WORK ITEM: Would you reproduce the listing exactly, leaving nothing out?
[[ SOURCE MATERIAL, beginning ]]
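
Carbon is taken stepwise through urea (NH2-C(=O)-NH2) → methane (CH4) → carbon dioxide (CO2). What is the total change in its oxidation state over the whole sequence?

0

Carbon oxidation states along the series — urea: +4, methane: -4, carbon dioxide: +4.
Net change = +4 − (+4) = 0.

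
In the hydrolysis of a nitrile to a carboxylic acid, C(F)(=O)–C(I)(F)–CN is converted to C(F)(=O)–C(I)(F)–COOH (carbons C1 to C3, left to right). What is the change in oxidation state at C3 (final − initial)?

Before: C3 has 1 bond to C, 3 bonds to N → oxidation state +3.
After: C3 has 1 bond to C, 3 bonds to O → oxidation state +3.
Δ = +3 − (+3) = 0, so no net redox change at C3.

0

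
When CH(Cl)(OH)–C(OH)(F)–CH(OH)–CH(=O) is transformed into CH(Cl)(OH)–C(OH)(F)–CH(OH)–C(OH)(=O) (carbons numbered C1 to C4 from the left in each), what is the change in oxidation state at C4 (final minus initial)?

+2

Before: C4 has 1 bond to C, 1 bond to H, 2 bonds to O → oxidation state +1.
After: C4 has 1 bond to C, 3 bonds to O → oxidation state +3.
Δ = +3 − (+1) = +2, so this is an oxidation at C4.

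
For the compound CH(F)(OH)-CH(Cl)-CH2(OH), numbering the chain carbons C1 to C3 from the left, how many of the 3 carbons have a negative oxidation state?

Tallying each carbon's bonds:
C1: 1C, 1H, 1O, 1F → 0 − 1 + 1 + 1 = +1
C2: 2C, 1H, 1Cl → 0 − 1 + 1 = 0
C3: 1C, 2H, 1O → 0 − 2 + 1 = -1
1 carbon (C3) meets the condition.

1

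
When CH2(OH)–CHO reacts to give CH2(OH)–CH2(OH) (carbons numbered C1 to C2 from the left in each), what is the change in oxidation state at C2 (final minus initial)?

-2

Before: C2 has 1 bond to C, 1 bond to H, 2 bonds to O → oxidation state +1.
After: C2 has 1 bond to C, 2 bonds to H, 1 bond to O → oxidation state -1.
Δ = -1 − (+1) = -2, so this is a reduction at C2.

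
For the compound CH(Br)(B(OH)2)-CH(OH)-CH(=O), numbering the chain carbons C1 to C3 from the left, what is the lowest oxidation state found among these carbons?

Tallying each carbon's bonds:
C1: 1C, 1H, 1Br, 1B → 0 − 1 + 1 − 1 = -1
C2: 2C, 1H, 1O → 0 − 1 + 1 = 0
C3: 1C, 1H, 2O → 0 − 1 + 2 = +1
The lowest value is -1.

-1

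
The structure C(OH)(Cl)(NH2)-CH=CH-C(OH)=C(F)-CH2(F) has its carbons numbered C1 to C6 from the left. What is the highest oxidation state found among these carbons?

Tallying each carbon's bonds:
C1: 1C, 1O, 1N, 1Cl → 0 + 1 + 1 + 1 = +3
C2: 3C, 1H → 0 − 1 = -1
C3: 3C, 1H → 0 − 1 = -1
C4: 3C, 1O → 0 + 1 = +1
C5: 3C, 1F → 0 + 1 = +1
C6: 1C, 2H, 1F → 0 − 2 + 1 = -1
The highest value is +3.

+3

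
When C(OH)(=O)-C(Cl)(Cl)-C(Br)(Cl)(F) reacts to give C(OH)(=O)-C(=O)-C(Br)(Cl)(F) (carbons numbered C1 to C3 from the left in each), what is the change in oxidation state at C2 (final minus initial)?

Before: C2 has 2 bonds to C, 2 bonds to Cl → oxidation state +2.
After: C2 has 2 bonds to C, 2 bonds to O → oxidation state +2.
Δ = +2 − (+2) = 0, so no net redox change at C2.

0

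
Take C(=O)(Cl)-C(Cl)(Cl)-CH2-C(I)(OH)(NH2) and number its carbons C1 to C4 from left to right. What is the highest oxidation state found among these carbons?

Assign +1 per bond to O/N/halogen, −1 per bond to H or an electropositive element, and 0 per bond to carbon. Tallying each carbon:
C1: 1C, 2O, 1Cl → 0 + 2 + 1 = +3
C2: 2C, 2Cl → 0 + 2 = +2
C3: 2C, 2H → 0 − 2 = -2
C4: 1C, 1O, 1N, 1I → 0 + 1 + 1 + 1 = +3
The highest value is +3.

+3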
[[ SOURCE MATERIAL, end ]]
EXERCISE RESULT:
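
Carbon is taken stepwise through urea (NH2-C(=O)-NH2) → methane (CH4) → carbon dioxide (CO2). What is the total change in its oxidation state over the whole sequence?

0

Carbon oxidation states along the series — urea: +4, methane: -4, carbon dioxide: +4.
Net change = +4 − (+4) = 0.

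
In the hydrolysis of a nitrile to a carboxylic acid, C(F)(=O)–C(I)(F)–CN is converted to C(F)(=O)–C(I)(F)–COOH (carbons C1 to C3, left to right). What is the change in oxidation state at C3 (final − initial)?

Before: C3 has 1 bond to C, 3 bonds to N → oxidation state +3.
After: C3 has 1 bond to C, 3 bonds to O → oxidation state +3.
Δ = +3 − (+3) = 0, so no net redox change at C3.

0

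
When CH(Cl)(OH)–C(OH)(F)–CH(OH)–CH(=O) is transformed into CH(Cl)(OH)–C(OH)(F)–CH(OH)–C(OH)(=O) (carbons numbered C1 to C4 from the left in each), what is the change in oxidation state at C4 (final minus initial)?

+2

Before: C4 has 1 bond to C, 1 bond to H, 2 bonds to O → oxidation state +1.
After: C4 has 1 bond to C, 3 bonds to O → oxidation state +3.
Δ = +3 − (+1) = +2, so this is an oxidation at C4.

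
For the compound CH(F)(OH)-CH(Cl)-CH2(OH), numbering the chain carbons C1 to C3 from the left, how many of the 3 carbons have a negative oxidation state?

Tallying each carbon's bonds:
C1: 1C, 1H, 1O, 1F → 0 − 1 + 1 + 1 = +1
C2: 2C, 1H, 1Cl → 0 − 1 + 1 = 0
C3: 1C, 2H, 1O → 0 − 2 + 1 = -1
1 carbon (C3) meets the condition.

1

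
When CH2(OH)–CHO reacts to give CH2(OH)–CH2(OH) (carbons numbered C1 to C2 from the left in each), what is the change in oxidation state at C2 (final minus initial)?

-2

Before: C2 has 1 bond to C, 1 bond to H, 2 bonds to O → oxidation state +1.
After: C2 has 1 bond to C, 2 bonds to H, 1 bond to O → oxidation state -1.
Δ = -1 − (+1) = -2, so this is a reduction at C2.

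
For the compound CH(Br)(B(OH)2)-CH(OH)-CH(=O), numbering the chain carbons C1 to C3 from the left, what is the lowest oxidation state found among these carbons?

Tallying each carbon's bonds:
C1: 1C, 1H, 1Br, 1B → 0 − 1 + 1 − 1 = -1
C2: 2C, 1H, 1O → 0 − 1 + 1 = 0
C3: 1C, 1H, 2O → 0 − 1 + 2 = +1
The lowest value is -1.

-1

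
The structure C(OH)(Cl)(NH2)-CH=CH-C(OH)=C(F)-CH2(F) has its carbons numbered C1 to C6 from the left. What is the highest oxidation state found among these carbons?

Tallying each carbon's bonds:
C1: 1C, 1O, 1N, 1Cl → 0 + 1 + 1 + 1 = +3
C2: 3C, 1H → 0 − 1 = -1
C3: 3C, 1H → 0 − 1 = -1
C4: 3C, 1O → 0 + 1 = +1
C5: 3C, 1F → 0 + 1 = +1
C6: 1C, 2H, 1F → 0 − 2 + 1 = -1
The highest value is +3.

+3

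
When C(OH)(=O)-C(Cl)(Cl)-C(Br)(Cl)(F) reacts to give C(OH)(=O)-C(=O)-C(Br)(Cl)(F) (carbons numbered C1 to C3 from the left in each), what is the change in oxidation state at C2 (final minus initial)?

Before: C2 has 2 bonds to C, 2 bonds to Cl → oxidation state +2.
After: C2 has 2 bonds to C, 2 bonds to O → oxidation state +2.
Δ = +2 − (+2) = 0, so no net redox change at C2.

0

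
Take C(=O)(Cl)-C(Cl)(Cl)-CH2-C(I)(OH)(NH2) and number its carbons C1 to C4 from left to right. What is the highest oxidation state found among these carbons?

Assign +1 per bond to O/N/halogen, −1 per bond to H or an electropositive element, and 0 per bond to carbon. Tallying each carbon:
C1: 1C, 2O, 1Cl → 0 + 2 + 1 = +3
C2: 2C, 2Cl → 0 + 2 = +2
C3: 2C, 2H → 0 − 2 = -2
C4: 1C, 1O, 1N, 1I → 0 + 1 + 1 + 1 = +3
The highest value is +3.

+3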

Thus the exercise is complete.